## The data
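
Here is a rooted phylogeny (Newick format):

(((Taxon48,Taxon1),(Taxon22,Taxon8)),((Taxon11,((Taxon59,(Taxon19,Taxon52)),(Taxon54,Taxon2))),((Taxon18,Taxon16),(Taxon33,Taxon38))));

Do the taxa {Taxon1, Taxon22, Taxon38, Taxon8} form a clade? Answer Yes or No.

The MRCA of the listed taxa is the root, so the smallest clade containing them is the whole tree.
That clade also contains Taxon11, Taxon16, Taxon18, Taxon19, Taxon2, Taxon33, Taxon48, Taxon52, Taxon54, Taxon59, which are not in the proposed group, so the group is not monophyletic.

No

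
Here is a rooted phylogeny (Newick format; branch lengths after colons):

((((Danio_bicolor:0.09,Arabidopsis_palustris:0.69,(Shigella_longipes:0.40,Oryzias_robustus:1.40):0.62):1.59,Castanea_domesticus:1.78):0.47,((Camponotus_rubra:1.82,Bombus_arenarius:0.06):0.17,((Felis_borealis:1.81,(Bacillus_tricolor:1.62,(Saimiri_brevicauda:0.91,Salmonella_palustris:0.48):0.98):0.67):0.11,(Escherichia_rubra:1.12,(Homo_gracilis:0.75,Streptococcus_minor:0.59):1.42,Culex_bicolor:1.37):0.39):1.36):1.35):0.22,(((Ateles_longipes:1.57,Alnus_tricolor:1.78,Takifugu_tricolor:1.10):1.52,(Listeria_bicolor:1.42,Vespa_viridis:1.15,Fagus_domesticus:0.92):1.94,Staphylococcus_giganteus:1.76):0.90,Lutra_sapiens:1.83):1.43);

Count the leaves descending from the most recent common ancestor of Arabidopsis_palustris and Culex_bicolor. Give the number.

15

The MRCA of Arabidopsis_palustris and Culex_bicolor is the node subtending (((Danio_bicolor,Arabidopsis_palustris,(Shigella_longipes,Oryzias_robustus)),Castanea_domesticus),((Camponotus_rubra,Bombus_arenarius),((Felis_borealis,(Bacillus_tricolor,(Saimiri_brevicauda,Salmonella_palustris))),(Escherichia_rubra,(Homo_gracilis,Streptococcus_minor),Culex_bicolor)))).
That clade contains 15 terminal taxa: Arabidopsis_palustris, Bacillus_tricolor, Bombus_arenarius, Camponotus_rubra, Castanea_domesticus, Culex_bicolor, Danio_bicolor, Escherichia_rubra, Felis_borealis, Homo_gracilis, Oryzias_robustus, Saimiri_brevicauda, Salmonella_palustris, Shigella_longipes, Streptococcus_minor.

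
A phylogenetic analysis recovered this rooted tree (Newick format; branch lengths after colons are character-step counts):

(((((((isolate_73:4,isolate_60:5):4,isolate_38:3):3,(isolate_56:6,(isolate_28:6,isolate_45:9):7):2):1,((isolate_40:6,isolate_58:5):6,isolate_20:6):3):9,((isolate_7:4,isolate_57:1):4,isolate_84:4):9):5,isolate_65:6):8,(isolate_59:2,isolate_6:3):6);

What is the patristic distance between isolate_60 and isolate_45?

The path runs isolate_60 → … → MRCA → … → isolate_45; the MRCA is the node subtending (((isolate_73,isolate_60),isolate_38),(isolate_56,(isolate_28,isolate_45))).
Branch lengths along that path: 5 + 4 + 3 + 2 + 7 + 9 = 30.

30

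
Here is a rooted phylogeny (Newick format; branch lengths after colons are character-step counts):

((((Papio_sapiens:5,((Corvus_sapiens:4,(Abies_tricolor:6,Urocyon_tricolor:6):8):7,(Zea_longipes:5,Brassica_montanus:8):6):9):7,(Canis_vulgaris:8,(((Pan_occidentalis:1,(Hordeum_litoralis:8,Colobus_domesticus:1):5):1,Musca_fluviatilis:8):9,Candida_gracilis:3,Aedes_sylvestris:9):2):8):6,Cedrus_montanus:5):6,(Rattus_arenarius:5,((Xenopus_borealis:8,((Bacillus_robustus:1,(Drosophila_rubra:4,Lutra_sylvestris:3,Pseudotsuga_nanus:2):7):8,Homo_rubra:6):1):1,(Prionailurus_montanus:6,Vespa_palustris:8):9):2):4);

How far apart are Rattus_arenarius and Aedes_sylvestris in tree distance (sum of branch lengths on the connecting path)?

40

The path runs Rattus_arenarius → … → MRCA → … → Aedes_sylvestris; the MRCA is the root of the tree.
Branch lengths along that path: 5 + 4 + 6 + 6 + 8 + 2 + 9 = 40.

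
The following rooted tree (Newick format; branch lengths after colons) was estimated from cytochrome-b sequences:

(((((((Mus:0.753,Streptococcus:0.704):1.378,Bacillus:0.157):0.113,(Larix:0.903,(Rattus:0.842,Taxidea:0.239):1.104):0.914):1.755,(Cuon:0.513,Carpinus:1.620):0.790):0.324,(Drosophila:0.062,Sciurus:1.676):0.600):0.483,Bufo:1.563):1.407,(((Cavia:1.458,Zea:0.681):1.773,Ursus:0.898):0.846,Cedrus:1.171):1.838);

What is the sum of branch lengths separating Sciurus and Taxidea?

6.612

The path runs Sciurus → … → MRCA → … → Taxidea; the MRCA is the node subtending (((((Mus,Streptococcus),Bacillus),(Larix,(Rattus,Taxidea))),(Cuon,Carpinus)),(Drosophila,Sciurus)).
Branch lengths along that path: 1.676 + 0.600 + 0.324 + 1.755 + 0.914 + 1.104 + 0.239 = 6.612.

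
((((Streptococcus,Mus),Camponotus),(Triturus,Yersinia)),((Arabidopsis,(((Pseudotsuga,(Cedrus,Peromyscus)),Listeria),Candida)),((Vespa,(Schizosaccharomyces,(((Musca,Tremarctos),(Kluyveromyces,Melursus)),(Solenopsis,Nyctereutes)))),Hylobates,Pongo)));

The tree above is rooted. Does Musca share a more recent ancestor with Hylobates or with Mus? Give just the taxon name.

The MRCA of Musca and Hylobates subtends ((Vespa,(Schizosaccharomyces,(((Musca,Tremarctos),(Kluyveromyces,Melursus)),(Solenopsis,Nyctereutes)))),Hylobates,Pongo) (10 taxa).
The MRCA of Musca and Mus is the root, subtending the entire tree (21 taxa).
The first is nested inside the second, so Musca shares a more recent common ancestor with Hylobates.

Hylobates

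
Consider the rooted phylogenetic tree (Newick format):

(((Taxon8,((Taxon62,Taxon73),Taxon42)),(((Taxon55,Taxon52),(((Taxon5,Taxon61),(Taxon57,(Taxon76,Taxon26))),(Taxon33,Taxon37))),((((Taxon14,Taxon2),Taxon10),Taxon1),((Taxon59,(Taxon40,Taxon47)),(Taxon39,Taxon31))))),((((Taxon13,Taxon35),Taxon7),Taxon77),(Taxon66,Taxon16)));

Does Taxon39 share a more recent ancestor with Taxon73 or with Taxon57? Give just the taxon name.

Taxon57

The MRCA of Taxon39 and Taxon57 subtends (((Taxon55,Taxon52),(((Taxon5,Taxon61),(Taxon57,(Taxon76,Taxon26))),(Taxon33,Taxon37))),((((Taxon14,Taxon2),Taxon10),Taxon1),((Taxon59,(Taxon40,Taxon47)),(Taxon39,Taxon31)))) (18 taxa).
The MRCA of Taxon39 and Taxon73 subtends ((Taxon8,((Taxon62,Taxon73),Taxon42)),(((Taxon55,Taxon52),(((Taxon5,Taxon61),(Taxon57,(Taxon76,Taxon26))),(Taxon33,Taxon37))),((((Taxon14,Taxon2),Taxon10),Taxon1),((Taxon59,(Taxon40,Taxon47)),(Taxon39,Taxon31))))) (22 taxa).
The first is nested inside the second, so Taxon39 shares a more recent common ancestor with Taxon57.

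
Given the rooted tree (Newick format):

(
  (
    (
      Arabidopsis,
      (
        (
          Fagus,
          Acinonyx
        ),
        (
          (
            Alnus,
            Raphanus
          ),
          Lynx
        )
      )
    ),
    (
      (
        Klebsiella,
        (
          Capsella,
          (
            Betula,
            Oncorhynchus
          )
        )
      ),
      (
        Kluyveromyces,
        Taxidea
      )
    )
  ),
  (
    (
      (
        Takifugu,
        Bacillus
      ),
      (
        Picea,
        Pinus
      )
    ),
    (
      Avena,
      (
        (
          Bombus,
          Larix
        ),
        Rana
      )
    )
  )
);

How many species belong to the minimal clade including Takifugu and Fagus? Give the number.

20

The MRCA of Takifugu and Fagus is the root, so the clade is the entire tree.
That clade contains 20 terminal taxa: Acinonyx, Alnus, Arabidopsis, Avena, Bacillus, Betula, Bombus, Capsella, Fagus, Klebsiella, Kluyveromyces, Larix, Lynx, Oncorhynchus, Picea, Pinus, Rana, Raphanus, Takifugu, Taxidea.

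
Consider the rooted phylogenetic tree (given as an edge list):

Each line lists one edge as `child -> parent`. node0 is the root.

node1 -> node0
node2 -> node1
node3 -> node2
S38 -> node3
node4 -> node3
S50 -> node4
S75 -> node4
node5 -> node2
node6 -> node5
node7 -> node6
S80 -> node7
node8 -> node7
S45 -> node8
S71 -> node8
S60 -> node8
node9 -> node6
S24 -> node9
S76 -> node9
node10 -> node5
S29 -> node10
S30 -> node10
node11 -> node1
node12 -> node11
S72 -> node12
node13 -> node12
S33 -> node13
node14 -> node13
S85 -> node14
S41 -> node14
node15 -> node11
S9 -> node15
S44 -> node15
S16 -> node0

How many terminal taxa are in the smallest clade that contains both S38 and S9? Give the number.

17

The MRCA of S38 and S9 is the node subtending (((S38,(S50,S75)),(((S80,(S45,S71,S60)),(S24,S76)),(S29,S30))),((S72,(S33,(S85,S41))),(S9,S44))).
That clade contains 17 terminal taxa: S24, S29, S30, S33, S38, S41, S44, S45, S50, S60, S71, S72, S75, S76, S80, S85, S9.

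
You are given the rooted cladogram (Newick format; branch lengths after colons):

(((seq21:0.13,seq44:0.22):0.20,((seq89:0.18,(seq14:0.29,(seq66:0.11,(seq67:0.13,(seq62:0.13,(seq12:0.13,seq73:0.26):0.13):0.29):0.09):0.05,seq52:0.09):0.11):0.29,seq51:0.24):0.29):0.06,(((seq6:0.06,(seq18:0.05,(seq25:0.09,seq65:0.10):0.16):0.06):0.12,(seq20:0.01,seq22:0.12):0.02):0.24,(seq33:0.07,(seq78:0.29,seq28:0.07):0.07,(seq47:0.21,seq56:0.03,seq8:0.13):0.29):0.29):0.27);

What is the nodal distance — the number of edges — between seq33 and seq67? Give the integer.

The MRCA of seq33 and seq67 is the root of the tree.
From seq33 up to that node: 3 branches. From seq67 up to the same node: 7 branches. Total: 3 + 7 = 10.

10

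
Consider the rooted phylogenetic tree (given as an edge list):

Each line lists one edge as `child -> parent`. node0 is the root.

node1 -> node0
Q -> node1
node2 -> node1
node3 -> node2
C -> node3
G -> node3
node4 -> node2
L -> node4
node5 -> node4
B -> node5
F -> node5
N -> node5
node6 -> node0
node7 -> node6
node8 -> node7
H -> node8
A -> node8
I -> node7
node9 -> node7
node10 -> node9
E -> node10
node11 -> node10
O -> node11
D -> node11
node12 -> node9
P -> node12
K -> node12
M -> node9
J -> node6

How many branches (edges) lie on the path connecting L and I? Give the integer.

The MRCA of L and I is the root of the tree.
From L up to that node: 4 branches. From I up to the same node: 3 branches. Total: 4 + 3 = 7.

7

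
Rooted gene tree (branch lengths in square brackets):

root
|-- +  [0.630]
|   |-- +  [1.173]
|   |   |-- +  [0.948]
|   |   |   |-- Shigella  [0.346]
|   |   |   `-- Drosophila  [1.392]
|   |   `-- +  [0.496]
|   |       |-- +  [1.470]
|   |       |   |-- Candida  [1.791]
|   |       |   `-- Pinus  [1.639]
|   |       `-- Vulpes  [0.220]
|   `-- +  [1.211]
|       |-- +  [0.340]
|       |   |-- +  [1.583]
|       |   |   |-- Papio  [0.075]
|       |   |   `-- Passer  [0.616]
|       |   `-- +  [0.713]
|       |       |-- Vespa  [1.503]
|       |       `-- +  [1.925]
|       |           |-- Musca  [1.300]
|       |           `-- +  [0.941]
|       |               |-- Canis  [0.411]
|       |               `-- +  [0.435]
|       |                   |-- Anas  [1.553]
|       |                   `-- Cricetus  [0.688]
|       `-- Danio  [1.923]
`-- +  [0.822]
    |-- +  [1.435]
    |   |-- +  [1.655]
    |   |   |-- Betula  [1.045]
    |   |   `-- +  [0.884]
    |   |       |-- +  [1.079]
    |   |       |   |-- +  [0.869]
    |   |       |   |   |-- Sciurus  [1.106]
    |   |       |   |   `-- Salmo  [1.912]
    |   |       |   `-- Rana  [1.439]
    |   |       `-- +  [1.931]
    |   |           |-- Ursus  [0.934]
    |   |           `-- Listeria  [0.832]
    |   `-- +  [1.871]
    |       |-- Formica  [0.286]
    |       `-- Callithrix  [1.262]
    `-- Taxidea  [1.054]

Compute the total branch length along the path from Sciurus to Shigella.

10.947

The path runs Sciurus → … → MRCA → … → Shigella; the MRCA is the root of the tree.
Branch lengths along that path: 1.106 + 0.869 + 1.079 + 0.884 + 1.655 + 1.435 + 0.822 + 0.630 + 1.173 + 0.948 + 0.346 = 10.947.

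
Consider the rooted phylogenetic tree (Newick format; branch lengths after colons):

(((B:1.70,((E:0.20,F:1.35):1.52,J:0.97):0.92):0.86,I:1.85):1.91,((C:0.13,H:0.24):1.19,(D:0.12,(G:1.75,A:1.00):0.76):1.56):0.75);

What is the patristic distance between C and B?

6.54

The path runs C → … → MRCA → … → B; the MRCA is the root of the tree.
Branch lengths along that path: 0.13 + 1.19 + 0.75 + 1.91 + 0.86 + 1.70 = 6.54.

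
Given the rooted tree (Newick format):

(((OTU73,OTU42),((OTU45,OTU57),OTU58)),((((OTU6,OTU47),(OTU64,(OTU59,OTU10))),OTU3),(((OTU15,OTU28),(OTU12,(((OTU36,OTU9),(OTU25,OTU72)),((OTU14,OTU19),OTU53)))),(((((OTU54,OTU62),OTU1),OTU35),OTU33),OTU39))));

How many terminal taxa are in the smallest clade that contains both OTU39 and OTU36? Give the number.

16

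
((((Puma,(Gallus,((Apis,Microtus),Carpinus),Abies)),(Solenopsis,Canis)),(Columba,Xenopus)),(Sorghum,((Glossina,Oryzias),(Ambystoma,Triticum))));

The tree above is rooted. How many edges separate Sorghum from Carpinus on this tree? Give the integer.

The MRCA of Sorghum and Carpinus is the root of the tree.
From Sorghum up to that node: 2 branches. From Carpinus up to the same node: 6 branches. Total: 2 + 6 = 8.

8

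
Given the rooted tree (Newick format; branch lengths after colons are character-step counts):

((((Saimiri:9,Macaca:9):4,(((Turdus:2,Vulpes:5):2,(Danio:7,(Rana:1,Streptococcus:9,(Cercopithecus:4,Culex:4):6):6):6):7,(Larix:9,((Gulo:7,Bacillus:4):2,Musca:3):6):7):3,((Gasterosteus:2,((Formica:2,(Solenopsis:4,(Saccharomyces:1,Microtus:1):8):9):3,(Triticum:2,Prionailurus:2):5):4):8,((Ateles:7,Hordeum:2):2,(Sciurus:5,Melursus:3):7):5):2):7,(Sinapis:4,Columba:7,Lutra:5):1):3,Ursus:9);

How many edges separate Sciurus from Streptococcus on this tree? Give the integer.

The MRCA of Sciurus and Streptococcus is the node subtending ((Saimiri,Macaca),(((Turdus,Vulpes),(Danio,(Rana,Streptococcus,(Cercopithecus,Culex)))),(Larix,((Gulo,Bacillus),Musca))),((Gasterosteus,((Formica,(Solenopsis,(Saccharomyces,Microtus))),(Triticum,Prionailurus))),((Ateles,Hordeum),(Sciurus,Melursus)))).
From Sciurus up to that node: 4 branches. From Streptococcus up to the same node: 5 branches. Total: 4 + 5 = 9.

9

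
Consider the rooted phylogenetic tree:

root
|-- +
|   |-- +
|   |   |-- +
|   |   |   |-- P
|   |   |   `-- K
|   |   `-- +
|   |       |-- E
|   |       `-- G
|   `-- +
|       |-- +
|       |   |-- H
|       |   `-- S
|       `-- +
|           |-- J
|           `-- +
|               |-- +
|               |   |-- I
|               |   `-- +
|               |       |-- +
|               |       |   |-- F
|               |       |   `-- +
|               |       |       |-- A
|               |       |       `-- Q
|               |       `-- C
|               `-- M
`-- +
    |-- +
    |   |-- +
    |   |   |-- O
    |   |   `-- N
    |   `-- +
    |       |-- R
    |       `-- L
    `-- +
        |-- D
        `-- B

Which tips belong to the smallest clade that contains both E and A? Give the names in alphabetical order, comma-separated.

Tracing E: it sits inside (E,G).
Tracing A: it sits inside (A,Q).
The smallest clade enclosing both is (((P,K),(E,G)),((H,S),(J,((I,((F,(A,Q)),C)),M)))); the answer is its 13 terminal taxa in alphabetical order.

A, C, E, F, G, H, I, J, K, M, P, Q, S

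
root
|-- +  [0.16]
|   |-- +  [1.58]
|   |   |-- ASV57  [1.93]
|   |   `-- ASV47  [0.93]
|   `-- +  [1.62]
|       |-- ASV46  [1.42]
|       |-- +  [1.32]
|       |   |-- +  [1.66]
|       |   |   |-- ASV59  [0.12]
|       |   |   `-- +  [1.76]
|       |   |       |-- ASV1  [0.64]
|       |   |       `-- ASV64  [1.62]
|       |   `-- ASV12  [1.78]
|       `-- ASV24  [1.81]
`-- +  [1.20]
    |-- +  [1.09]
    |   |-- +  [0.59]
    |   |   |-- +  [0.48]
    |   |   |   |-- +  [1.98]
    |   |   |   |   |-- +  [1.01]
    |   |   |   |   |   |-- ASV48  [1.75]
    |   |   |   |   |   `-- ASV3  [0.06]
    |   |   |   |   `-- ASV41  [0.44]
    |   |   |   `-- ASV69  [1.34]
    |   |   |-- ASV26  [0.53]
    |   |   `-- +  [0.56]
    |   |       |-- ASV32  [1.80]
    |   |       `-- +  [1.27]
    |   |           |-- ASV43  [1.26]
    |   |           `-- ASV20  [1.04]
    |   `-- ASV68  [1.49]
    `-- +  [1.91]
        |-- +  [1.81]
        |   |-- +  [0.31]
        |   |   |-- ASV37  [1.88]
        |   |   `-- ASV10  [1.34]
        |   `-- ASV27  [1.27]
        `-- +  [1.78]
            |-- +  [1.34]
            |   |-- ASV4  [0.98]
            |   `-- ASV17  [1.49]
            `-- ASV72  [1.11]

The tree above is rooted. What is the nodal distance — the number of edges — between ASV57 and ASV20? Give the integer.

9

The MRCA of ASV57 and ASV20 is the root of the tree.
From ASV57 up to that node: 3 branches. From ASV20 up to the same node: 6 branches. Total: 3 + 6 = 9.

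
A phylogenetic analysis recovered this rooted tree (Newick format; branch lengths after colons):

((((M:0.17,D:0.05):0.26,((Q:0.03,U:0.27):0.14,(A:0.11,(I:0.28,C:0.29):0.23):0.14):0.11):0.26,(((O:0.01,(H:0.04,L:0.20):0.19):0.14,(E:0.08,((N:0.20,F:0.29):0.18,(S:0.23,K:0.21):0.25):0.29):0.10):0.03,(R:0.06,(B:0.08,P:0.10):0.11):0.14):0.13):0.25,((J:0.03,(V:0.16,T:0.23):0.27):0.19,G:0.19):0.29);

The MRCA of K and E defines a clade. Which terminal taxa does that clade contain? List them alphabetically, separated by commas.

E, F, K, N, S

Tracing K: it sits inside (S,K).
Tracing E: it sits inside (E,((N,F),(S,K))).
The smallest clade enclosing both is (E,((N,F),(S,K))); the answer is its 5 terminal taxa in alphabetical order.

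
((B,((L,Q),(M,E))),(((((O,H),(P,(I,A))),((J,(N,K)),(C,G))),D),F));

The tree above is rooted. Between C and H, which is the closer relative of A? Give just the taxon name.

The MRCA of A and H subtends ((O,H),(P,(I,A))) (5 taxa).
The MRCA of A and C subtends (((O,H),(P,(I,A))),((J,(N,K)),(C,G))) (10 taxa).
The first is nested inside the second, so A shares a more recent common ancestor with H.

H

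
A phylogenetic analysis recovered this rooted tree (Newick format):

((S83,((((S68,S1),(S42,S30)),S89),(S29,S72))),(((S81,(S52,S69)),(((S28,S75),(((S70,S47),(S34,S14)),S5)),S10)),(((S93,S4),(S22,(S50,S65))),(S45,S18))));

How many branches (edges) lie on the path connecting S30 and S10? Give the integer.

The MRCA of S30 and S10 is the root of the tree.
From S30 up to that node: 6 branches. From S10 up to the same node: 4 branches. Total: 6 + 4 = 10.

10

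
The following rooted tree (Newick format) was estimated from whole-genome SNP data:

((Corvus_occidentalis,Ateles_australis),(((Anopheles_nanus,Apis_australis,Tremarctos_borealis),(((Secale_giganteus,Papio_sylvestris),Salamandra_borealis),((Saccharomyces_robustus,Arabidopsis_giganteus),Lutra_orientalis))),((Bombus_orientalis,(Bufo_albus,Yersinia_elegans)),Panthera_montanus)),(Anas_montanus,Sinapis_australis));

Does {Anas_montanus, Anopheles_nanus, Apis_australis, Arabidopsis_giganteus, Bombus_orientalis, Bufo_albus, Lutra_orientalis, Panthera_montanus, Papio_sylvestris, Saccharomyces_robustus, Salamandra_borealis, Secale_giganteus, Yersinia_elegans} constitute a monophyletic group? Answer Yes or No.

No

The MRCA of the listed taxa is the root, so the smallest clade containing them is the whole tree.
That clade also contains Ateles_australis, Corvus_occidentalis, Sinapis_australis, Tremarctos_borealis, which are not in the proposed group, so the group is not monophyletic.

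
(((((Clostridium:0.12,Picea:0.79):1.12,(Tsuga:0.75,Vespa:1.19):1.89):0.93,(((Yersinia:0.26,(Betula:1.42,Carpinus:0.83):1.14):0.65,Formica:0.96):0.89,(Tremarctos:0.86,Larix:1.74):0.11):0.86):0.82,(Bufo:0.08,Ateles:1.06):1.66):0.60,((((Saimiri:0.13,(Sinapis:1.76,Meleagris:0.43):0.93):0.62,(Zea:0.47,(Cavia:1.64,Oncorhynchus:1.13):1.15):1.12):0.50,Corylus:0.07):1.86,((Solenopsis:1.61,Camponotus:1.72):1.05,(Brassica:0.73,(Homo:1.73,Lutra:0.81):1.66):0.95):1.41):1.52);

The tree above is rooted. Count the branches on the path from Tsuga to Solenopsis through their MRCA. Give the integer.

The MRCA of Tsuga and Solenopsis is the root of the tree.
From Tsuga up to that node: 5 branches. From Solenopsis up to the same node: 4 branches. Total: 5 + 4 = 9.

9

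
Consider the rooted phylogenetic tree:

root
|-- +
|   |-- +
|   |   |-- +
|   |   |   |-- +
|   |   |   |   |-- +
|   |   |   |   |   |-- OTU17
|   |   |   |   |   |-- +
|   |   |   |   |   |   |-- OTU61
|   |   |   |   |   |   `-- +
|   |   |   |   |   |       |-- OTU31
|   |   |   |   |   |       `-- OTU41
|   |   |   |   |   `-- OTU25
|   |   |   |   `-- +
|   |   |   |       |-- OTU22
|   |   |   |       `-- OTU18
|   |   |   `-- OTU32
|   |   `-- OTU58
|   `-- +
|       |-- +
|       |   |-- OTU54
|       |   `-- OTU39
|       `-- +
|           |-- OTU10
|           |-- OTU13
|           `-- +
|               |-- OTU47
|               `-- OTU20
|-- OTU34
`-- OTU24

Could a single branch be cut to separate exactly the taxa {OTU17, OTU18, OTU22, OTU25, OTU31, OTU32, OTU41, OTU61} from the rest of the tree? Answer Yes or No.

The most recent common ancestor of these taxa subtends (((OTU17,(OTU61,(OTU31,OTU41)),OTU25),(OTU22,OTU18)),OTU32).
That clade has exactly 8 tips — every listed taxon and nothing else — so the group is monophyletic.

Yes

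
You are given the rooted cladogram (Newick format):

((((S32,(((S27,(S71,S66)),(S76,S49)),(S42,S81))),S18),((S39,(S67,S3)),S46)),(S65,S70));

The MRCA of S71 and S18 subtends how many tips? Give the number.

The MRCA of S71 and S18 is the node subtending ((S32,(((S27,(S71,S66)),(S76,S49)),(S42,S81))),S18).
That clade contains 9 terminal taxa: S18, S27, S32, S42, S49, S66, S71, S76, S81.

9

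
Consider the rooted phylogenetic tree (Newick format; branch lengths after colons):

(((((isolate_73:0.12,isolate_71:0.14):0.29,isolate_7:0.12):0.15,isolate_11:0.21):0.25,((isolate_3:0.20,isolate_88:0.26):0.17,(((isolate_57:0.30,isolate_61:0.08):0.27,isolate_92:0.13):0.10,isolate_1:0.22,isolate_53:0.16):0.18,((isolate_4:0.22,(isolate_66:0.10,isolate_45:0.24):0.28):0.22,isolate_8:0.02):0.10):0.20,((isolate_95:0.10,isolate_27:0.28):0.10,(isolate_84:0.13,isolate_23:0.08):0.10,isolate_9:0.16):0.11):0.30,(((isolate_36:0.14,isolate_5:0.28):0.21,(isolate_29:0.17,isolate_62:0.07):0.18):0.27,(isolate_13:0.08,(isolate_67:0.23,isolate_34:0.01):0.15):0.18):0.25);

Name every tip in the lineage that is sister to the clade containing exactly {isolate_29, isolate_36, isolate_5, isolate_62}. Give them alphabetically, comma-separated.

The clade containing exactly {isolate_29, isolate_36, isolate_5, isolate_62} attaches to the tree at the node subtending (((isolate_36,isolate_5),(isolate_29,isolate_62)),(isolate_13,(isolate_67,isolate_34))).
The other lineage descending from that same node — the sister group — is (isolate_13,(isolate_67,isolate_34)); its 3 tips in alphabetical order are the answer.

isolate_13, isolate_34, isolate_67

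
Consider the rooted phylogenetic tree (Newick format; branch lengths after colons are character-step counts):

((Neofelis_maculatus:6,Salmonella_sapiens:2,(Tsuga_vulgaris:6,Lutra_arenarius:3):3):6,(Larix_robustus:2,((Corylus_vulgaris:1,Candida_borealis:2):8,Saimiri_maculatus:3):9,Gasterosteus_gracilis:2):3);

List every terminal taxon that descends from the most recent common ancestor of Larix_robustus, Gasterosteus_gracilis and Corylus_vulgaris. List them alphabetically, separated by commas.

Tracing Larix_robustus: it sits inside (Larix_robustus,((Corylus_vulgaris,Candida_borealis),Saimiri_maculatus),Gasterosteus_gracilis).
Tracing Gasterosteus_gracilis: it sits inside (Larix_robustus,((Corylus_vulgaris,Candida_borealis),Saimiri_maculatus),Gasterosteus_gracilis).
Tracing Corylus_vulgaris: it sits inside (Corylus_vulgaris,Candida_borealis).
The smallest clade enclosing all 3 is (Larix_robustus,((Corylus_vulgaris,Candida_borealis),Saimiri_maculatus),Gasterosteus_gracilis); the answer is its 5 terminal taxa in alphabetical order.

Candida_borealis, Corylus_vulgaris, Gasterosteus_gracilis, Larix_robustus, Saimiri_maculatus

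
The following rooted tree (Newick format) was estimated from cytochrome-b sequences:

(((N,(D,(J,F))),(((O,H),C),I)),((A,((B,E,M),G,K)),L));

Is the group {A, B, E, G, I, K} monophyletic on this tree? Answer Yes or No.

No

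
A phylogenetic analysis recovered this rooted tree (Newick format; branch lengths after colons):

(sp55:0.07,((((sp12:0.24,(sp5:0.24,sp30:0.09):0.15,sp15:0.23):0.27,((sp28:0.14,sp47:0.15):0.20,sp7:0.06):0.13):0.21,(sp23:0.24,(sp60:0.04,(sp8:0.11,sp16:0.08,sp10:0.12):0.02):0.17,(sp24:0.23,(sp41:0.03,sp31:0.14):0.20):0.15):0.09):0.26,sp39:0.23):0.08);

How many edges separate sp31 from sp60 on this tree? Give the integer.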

## Requirement
In the data above, how many lines hold the string "analysis"? Give the number by itself.

## Written response
4